▸ Try it:
Send back all of the records, each one exactly as written.

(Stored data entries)
........

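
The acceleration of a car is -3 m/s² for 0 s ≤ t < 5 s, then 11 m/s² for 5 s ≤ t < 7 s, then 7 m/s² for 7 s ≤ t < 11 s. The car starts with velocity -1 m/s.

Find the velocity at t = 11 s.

Δv equals the area under the a-t graph; then v = v₀ + Δv.
0–5 s: -3 × 5 = -15 m/s
5–7 s: 11 × 2 = 22 m/s
7–11 s: 7 × 4 = 28 m/s
Δv = 35 m/s, so v(11) = -1 + (35) = 34 m/s.

34 m/s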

........

▸ Expected answer:
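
The acceleration of a car is -3 m/s² for 0 s ≤ t < 5 s, then 11 m/s² for 5 s ≤ t < 7 s, then 7 m/s² for 7 s ≤ t < 11 s. The car starts with velocity -1 m/s.

Find the velocity at t = 11 s.

Δv equals the area under the a-t graph; then v = v₀ + Δv.
0–5 s: -3 × 5 = -15 m/s
5–7 s: 11 × 2 = 22 m/s
7–11 s: 7 × 4 = 28 m/s
Δv = 35 m/s, so v(11) = -1 + (35) = 34 m/s.

34 m/s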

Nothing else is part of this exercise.